Working data:
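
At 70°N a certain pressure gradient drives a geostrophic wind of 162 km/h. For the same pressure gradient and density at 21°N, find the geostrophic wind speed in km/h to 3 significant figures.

425 km/h

With the same pressure gradient and density, V_g ∝ 1/f ∝ 1/sin φ.
V₂ = V₁ · sin φ₁ / sin φ₂ = 162 × sin 70° / sin 21°
V₂ = 162 × 0.9397/0.3584 = 425 km/h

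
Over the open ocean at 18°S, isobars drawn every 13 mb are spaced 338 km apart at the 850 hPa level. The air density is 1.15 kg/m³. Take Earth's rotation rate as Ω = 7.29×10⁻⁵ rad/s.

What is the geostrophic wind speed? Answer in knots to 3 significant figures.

144 knots

Coriolis parameter at 18°S:
f = 2Ω sin φ = 2 × 7.29×10⁻⁵ × sin 18° = 4.51×10⁻⁵ s⁻¹
Pressure gradient: |∂P/∂n| = 1300 Pa / 338000 m = 3.85×10⁻³ Pa/m
Geostrophic balance (pressure-gradient force = Coriolis force):
V_g = (1/(fρ)) |∂P/∂n| = 3.85×10⁻³ / (4.51×10⁻⁵ × 1.15) = 74.2 m/s
Converting: 74.2 m/s × 1.944 = 144 knots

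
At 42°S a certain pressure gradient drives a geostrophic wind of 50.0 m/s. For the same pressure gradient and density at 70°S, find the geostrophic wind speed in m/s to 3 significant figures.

35.6 m/s

With the same pressure gradient and density, V_g ∝ 1/f ∝ 1/sin φ.
V₂ = V₁ · sin φ₁ / sin φ₂ = 50.0 × sin 42° / sin 70°
V₂ = 50.0 × 0.6691/0.9397 = 35.6 m/s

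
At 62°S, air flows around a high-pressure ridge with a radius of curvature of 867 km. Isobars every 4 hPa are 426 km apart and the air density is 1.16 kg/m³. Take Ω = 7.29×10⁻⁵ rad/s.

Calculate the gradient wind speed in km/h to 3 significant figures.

Coriolis parameter at 62°S:
f = 2Ω sin φ = 2 × 7.29×10⁻⁵ × sin 62° = 1.29×10⁻⁴ s⁻¹
Pressure gradient: |∂P/∂n| = 400 Pa / 426000 m = 9.39×10⁻⁴ Pa/m
Geostrophic speed: V_g = |∂P/∂n|/(fρ) = 9.39×10⁻⁴/(1.29×10⁻⁴ × 1.16) = 6.29 m/s
Around a high, pressure-gradient force acts outward with centrifugal, so Coriolis balances both:
fV = (1/ρ)|∂P/∂n| + V²/R  →  V² − fR·V + fR·V_g = 0
With fR = 1.29×10⁻⁴ × 867×10³ m = 112 m/s:
V = [fR − √((fR)² − 4 fR V_g)]/2 = [112 − √(112² − 4×112×6.29)]/2 = 6.69 m/s
Supergeostrophic (V > V_g = 6.29 m/s), as expected around a high.
Converting: 6.69 m/s × 3.6 = 24.1 km/h

24.1 km/h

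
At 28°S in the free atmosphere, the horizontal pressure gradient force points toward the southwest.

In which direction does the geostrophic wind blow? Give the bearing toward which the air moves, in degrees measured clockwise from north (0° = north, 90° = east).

135°

The pressure-gradient force points toward the southwest (bearing 225°).
Geostrophic balance: in the Southern Hemisphere the Coriolis force deflects motion to the left, so the geostrophic wind blows 90° to the left of the pressure-gradient force (low pressure on the right).
Rotating 225° by 90° counterclockwise gives 135° — the wind blows toward the southeast.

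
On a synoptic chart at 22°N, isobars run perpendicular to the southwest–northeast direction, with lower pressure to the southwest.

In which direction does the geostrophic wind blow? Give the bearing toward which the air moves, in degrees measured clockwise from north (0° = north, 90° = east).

The pressure-gradient force points toward the southwest (bearing 225°).
Geostrophic balance: in the Northern Hemisphere the Coriolis force deflects motion to the right, so the geostrophic wind blows 90° to the right of the pressure-gradient force (low pressure on the left).
Rotating 225° by 90° clockwise gives 315° — the wind blows toward the northwest.

315°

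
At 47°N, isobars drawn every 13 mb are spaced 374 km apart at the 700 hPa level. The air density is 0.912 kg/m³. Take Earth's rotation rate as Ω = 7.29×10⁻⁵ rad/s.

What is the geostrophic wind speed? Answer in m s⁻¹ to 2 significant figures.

36 m s⁻¹

Coriolis parameter at 47°N:
f = 2Ω sin φ = 2 × 7.29×10⁻⁵ × sin 47° = 1.07×10⁻⁴ s⁻¹
Pressure gradient: |∂P/∂n| = 1300 Pa / 374000 m = 3.48×10⁻³ Pa/m
Geostrophic balance (pressure-gradient force = Coriolis force):
V_g = (1/(fρ)) |∂P/∂n| = 3.48×10⁻³ / (1.07×10⁻⁴ × 0.912) = 35.7 m/s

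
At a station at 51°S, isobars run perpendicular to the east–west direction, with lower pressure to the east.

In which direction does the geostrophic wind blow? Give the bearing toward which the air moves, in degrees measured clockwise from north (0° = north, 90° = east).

The pressure-gradient force points toward the east (bearing 090°).
Geostrophic balance: in the Southern Hemisphere the Coriolis force deflects motion to the left, so the geostrophic wind blows 90° to the left of the pressure-gradient force (low pressure on the right).
Rotating 090° by 90° counterclockwise gives 000° — the wind blows toward the north.

000°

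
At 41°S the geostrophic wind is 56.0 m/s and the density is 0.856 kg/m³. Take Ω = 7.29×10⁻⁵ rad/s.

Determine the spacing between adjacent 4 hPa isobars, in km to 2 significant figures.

87 km

Coriolis parameter at 41°S:
f = 2Ω sin φ = 2 × 7.29×10⁻⁵ × sin 41° = 9.57×10⁻⁵ s⁻¹
Geostrophic balance rearranged: |∂P/∂n| = f ρ V_g
|∂P/∂n| = 9.57×10⁻⁵ × 0.856 × 56.0 = 4.59×10⁻³ Pa/m
Isobar spacing: Δn = ΔP/|∂P/∂n| = 400 Pa / 4.59×10⁻³ Pa/m = 87236 m ≈ 87 km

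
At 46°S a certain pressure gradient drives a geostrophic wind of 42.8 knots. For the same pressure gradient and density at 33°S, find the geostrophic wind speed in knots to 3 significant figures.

56.5 knots

With the same pressure gradient and density, V_g ∝ 1/f ∝ 1/sin φ.
V₂ = V₁ · sin φ₁ / sin φ₂ = 42.8 × sin 46° / sin 33°
V₂ = 42.8 × 0.7193/0.5446 = 56.5 knots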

Task requirements: Up to and including the line that contains "At 62°S, air", output the records above exactly, beginning with their first line.

Completed exercise:
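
At 70°N a certain pressure gradient drives a geostrophic wind of 162 km/h. For the same pressure gradient and density at 21°N, find the geostrophic wind speed in km/h to 3 significant figures.

425 km/h

With the same pressure gradient and density, V_g ∝ 1/f ∝ 1/sin φ.
V₂ = V₁ · sin φ₁ / sin φ₂ = 162 × sin 70° / sin 21°
V₂ = 162 × 0.9397/0.3584 = 425 km/h

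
Over the open ocean at 18°S, isobars drawn every 13 mb are spaced 338 km apart at the 850 hPa level. The air density is 1.15 kg/m³. Take Earth's rotation rate as Ω = 7.29×10⁻⁵ rad/s.

What is the geostrophic wind speed? Answer in knots to 3 significant figures.

144 knots

Coriolis parameter at 18°S:
f = 2Ω sin φ = 2 × 7.29×10⁻⁵ × sin 18° = 4.51×10⁻⁵ s⁻¹
Pressure gradient: |∂P/∂n| = 1300 Pa / 338000 m = 3.85×10⁻³ Pa/m
Geostrophic balance (pressure-gradient force = Coriolis force):
V_g = (1/(fρ)) |∂P/∂n| = 3.85×10⁻³ / (4.51×10⁻⁵ × 1.15) = 74.2 m/s
Converting: 74.2 m/s × 1.944 = 144 knots

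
At 42°S a certain pressure gradient drives a geostrophic wind of 50.0 m/s. For the same pressure gradient and density at 70°S, find the geostrophic wind speed in m/s to 3 significant figures.

35.6 m/s

With the same pressure gradient and density, V_g ∝ 1/f ∝ 1/sin φ.
V₂ = V₁ · sin φ₁ / sin φ₂ = 50.0 × sin 42° / sin 70°
V₂ = 50.0 × 0.6691/0.9397 = 35.6 m/s

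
At 62°S, air flows around a high-pressure ridge with a radius of curvature of 867 km. Isobars every 4 hPa are 426 km apart and the air density is 1.16 kg/m³. Take Ω = 7.29×10⁻⁵ rad/s.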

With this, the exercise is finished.